Assignment: Output the opening lines of the records exactly. End with the line that contains "Answer: 823".

(Stored data)

<<<<

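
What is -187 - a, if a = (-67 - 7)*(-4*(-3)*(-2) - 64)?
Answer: -6699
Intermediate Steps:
a = 6512 (a = -74*(12*(-2) - 64) = -74*(-24 - 64) = -74*(-88) = 6512)
-187 - a = -187 - 1*6512 = -187 - 6512 = -6699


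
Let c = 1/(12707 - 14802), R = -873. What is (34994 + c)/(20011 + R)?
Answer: 73312429/40094110 ≈ 1.8285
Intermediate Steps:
c = -1/2095 (c = 1/(-2095) = -1/2095 ≈ -0.00047733)
(34994 + c)/(20011 + R) = (34994 - 1/2095)/(20011 - 873) = (73312429/2095)/19138 = (73312429/2095)*(1/19138) = 73312429/40094110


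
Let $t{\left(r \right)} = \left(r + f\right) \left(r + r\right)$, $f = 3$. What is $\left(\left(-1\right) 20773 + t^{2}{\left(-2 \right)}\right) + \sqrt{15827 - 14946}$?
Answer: $-20757 + \sqrt{881} \approx -20727.0$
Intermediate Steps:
$t{\left(r \right)} = 2 r \left(3 + r\right)$ ($t{\left(r \right)} = \left(r + 3\right) \left(r + r\right) = \left(3 + r\right) 2 r = 2 r \left(3 + r\right)$)
$\left(\left(-1\right) 20773 + t^{2}{\left(-2 \right)}\right) + \sqrt{15827 - 14946} = \left(\left(-1\right) 20773 + \left(2 \left(-2\right) \left(3 - 2\right)\right)^{2}\right) + \sqrt{15827 - 14946} = \left(-20773 + \left(2 \left(-2\right) 1\right)^{2}\right) + \sqrt{881} = \left(-20773 + \left(-4\right)^{2}\right) + \sqrt{881} = \left(-20773 + 16\right) + \sqrt{881} = -20757 + \sqrt{881}$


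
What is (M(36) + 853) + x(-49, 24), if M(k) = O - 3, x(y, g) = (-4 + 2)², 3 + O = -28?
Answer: 823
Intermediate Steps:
O = -31 (O = -3 - 28 = -31)
x(y, g) = 4 (x(y, g) = (-2)² = 4)
M(k) = -34 (M(k) = -31 - 3 = -34)
(M(36) + 853) + x(-49, 24) = (-34 + 853) + 4 = 819 + 4 = 823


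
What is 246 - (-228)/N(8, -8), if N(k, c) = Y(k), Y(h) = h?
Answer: 549/2 ≈ 274.50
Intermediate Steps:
N(k, c) = k
246 - (-228)/N(8, -8) = 246 - (-228)/8 = 246 - 1*(-57/2) = 246 + 57/2 = 549/2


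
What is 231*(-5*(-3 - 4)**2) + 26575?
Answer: -30020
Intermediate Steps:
231*(-5*(-3 - 4)**2) + 26575 = 231*(-5*(-7)**2) + 26575 = 231*(-5*49) + 26575 = 231*(-245) + 26575 = -56595 + 26575 = -30020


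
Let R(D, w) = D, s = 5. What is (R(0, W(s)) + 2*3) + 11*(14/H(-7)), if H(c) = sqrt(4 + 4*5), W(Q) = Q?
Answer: 6 + 77*sqrt(6)/6 ≈ 37.435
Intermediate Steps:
H(c) = 2*sqrt(6) (H(c) = sqrt(4 + 20) = sqrt(24) = 2*sqrt(6))
(R(0, W(s)) + 2*3) + 11*(14/H(-7)) = (0 + 2*3) + 11*(14/((2*sqrt(6)))) = (0 + 6) + 11*(14*(sqrt(6)/12)) = 6 + 11*(7*sqrt(6)/6) = 6 + 77*sqrt(6)/6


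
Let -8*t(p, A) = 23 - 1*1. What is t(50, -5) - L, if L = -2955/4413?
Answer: -12241/5884 ≈ -2.0804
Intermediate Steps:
t(p, A) = -11/4 (t(p, A) = -(23 - 1*1)/8 = -(23 - 1)/8 = -⅛*22 = -11/4)
L = -985/1471 (L = -2955*1/4413 = -985/1471 ≈ -0.66961)
t(50, -5) - L = -11/4 - 1*(-985/1471) = -11/4 + 985/1471 = -12241/5884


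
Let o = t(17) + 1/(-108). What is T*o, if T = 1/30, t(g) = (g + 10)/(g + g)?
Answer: 1441/55080 ≈ 0.026162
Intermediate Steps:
t(g) = (10 + g)/(2*g) (t(g) = (10 + g)/((2*g)) = (10 + g)*(1/(2*g)) = (10 + g)/(2*g))
o = 1441/1836 (o = (½)*(10 + 17)/17 + 1/(-108) = (½)*(1/17)*27 - 1/108 = 27/34 - 1/108 = 1441/1836 ≈ 0.78486)
T = 1/30 ≈ 0.033333
T*o = (1/30)*(1441/1836) = 1441/55080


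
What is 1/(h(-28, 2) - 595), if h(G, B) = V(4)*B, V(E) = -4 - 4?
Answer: -1/611 ≈ -0.0016367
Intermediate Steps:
V(E) = -8
h(G, B) = -8*B
1/(h(-28, 2) - 595) = 1/(-8*2 - 595) = 1/(-16 - 595) = 1/(-611) = -1/611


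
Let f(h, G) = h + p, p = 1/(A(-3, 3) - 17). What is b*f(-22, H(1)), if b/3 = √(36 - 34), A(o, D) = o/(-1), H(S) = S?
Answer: -927*√2/14 ≈ -93.641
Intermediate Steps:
A(o, D) = -o (A(o, D) = o*(-1) = -o)
p = -1/14 (p = 1/(-1*(-3) - 17) = 1/(3 - 17) = 1/(-14) = -1/14 ≈ -0.071429)
b = 3*√2 (b = 3*√(36 - 34) = 3*√2 ≈ 4.2426)
f(h, G) = -1/14 + h (f(h, G) = h - 1/14 = -1/14 + h)
b*f(-22, H(1)) = (3*√2)*(-1/14 - 22) = (3*√2)*(-309/14) = -927*√2/14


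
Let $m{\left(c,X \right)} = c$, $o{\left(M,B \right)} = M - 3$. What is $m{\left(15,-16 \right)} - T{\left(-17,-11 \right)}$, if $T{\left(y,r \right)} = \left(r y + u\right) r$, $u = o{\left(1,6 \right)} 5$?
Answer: $1962$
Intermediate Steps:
$o{\left(M,B \right)} = -3 + M$
$u = -10$ ($u = \left(-3 + 1\right) 5 = \left(-2\right) 5 = -10$)
$T{\left(y,r \right)} = r \left(-10 + r y\right)$ ($T{\left(y,r \right)} = \left(r y - 10\right) r = \left(-10 + r y\right) r = r \left(-10 + r y\right)$)
$m{\left(15,-16 \right)} - T{\left(-17,-11 \right)} = 15 - - 11 \left(-10 - -187\right) = 15 - - 11 \left(-10 + 187\right) = 15 - \left(-11\right) 177 = 15 - -1947 = 15 + 1947 = 1962$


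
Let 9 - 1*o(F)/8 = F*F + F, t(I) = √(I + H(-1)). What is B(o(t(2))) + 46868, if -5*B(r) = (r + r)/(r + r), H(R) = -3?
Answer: 234339/5 ≈ 46868.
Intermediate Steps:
t(I) = √(-3 + I) (t(I) = √(I - 3) = √(-3 + I))
o(F) = 72 - 8*F - 8*F² (o(F) = 72 - 8*(F*F + F) = 72 - 8*(F² + F) = 72 - 8*(F + F²) = 72 + (-8*F - 8*F²) = 72 - 8*F - 8*F²)
B(r) = -⅕ (B(r) = -(r + r)/(5*(r + r)) = -2*r/(5*(2*r)) = -2*r*1/(2*r)/5 = -⅕*1 = -⅕)
B(o(t(2))) + 46868 = -⅕ + 46868 = 234339/5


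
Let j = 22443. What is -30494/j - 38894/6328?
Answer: -532932037/71009652 ≈ -7.5051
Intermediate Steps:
-30494/j - 38894/6328 = -30494/22443 - 38894/6328 = -30494*1/22443 - 38894*1/6328 = -30494/22443 - 19447/3164 = -532932037/71009652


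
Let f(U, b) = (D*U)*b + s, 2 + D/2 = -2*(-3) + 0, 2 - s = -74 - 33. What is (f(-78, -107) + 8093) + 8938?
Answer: 83908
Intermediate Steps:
s = 109 (s = 2 - (-74 - 33) = 2 - 1*(-107) = 2 + 107 = 109)
D = 8 (D = -4 + 2*(-2*(-3) + 0) = -4 + 2*(6 + 0) = -4 + 2*6 = -4 + 12 = 8)
f(U, b) = 109 + 8*U*b (f(U, b) = (8*U)*b + 109 = 8*U*b + 109 = 109 + 8*U*b)
(f(-78, -107) + 8093) + 8938 = ((109 + 8*(-78)*(-107)) + 8093) + 8938 = ((109 + 66768) + 8093) + 8938 = (66877 + 8093) + 8938 = 74970 + 8938 = 83908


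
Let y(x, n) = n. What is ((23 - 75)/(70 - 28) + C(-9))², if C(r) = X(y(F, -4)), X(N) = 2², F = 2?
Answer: 3364/441 ≈ 7.6281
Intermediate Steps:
X(N) = 4
C(r) = 4
((23 - 75)/(70 - 28) + C(-9))² = ((23 - 75)/(70 - 28) + 4)² = (-52/42 + 4)² = (-52*1/42 + 4)² = (-26/21 + 4)² = (58/21)² = 3364/441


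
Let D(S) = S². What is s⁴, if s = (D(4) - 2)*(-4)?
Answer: 9834496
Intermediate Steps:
s = -56 (s = (4² - 2)*(-4) = (16 - 2)*(-4) = 14*(-4) = -56)
s⁴ = (-56)⁴ = 9834496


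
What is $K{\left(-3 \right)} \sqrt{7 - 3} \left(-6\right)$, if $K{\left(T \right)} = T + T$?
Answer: $72$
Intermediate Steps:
$K{\left(T \right)} = 2 T$
$K{\left(-3 \right)} \sqrt{7 - 3} \left(-6\right) = 2 \left(-3\right) \sqrt{7 - 3} \left(-6\right) = - 6 \sqrt{4} \left(-6\right) = \left(-6\right) 2 \left(-6\right) = \left(-12\right) \left(-6\right) = 72$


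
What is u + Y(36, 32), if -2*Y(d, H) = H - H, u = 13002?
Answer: 13002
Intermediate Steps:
Y(d, H) = 0 (Y(d, H) = -(H - H)/2 = -½*0 = 0)
u + Y(36, 32) = 13002 + 0 = 13002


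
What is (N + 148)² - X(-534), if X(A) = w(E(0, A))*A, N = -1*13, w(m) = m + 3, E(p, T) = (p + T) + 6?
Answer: -262125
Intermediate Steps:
E(p, T) = 6 + T + p (E(p, T) = (T + p) + 6 = 6 + T + p)
w(m) = 3 + m
N = -13
X(A) = A*(9 + A) (X(A) = (3 + (6 + A + 0))*A = (3 + (6 + A))*A = (9 + A)*A = A*(9 + A))
(N + 148)² - X(-534) = (-13 + 148)² - (-534)*(9 - 534) = 135² - (-534)*(-525) = 18225 - 1*280350 = 18225 - 280350 = -262125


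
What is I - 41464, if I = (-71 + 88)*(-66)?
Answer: -42586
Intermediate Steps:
I = -1122 (I = 17*(-66) = -1122)
I - 41464 = -1122 - 41464 = -42586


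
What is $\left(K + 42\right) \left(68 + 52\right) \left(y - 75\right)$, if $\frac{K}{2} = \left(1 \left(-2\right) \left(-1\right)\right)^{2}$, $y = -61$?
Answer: $-816000$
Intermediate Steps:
$K = 8$ ($K = 2 \left(1 \left(-2\right) \left(-1\right)\right)^{2} = 2 \left(\left(-2\right) \left(-1\right)\right)^{2} = 2 \cdot 2^{2} = 2 \cdot 4 = 8$)
$\left(K + 42\right) \left(68 + 52\right) \left(y - 75\right) = \left(8 + 42\right) \left(68 + 52\right) \left(-61 - 75\right) = 50 \cdot 120 \left(-136\right) = 50 \left(-16320\right) = -816000$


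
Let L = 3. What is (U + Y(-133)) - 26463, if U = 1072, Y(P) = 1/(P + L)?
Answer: -3300831/130 ≈ -25391.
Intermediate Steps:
Y(P) = 1/(3 + P) (Y(P) = 1/(P + 3) = 1/(3 + P))
(U + Y(-133)) - 26463 = (1072 + 1/(3 - 133)) - 26463 = (1072 + 1/(-130)) - 26463 = (1072 - 1/130) - 26463 = 139359/130 - 26463 = -3300831/130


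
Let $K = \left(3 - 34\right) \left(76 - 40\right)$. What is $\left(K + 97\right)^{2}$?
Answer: $1038361$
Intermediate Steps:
$K = -1116$ ($K = \left(-31\right) 36 = -1116$)
$\left(K + 97\right)^{2} = \left(-1116 + 97\right)^{2} = \left(-1019\right)^{2} = 1038361$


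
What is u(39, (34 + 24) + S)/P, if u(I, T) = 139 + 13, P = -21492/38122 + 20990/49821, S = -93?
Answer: -36086247078/33821519 ≈ -1067.0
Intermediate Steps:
P = -135286076/949638081 (P = -21492*1/38122 + 20990*(1/49821) = -10746/19061 + 20990/49821 = -135286076/949638081 ≈ -0.14246)
u(I, T) = 152
u(39, (34 + 24) + S)/P = 152/(-135286076/949638081) = 152*(-949638081/135286076) = -36086247078/33821519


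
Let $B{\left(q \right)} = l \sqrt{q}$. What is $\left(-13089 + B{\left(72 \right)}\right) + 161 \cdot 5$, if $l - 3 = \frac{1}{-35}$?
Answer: $-12284 + \frac{624 \sqrt{2}}{35} \approx -12259.0$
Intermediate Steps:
$l = \frac{104}{35}$ ($l = 3 + \frac{1}{-35} = 3 - \frac{1}{35} = \frac{104}{35} \approx 2.9714$)
$B{\left(q \right)} = \frac{104 \sqrt{q}}{35}$
$\left(-13089 + B{\left(72 \right)}\right) + 161 \cdot 5 = \left(-13089 + \frac{104 \sqrt{72}}{35}\right) + 161 \cdot 5 = \left(-13089 + \frac{104 \cdot 6 \sqrt{2}}{35}\right) + 805 = \left(-13089 + \frac{624 \sqrt{2}}{35}\right) + 805 = -12284 + \frac{624 \sqrt{2}}{35}$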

>>>>

Result:
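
What is -187 - a, if a = (-67 - 7)*(-4*(-3)*(-2) - 64)?
Answer: -6699
Intermediate Steps:
a = 6512 (a = -74*(12*(-2) - 64) = -74*(-24 - 64) = -74*(-88) = 6512)
-187 - a = -187 - 1*6512 = -187 - 6512 = -6699


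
Let c = 1/(12707 - 14802), R = -873. What is (34994 + c)/(20011 + R)?
Answer: 73312429/40094110 ≈ 1.8285
Intermediate Steps:
c = -1/2095 (c = 1/(-2095) = -1/2095 ≈ -0.00047733)
(34994 + c)/(20011 + R) = (34994 - 1/2095)/(20011 - 873) = (73312429/2095)/19138 = (73312429/2095)*(1/19138) = 73312429/40094110


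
Let $t{\left(r \right)} = \left(r + f\right) \left(r + r\right)$, $f = 3$. What is $\left(\left(-1\right) 20773 + t^{2}{\left(-2 \right)}\right) + \sqrt{15827 - 14946}$?
Answer: $-20757 + \sqrt{881} \approx -20727.0$
Intermediate Steps:
$t{\left(r \right)} = 2 r \left(3 + r\right)$ ($t{\left(r \right)} = \left(r + 3\right) \left(r + r\right) = \left(3 + r\right) 2 r = 2 r \left(3 + r\right)$)
$\left(\left(-1\right) 20773 + t^{2}{\left(-2 \right)}\right) + \sqrt{15827 - 14946} = \left(\left(-1\right) 20773 + \left(2 \left(-2\right) \left(3 - 2\right)\right)^{2}\right) + \sqrt{15827 - 14946} = \left(-20773 + \left(2 \left(-2\right) 1\right)^{2}\right) + \sqrt{881} = \left(-20773 + \left(-4\right)^{2}\right) + \sqrt{881} = \left(-20773 + 16\right) + \sqrt{881} = -20757 + \sqrt{881}$


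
What is (M(36) + 853) + x(-49, 24), if M(k) = O - 3, x(y, g) = (-4 + 2)², 3 + O = -28?
Answer: 823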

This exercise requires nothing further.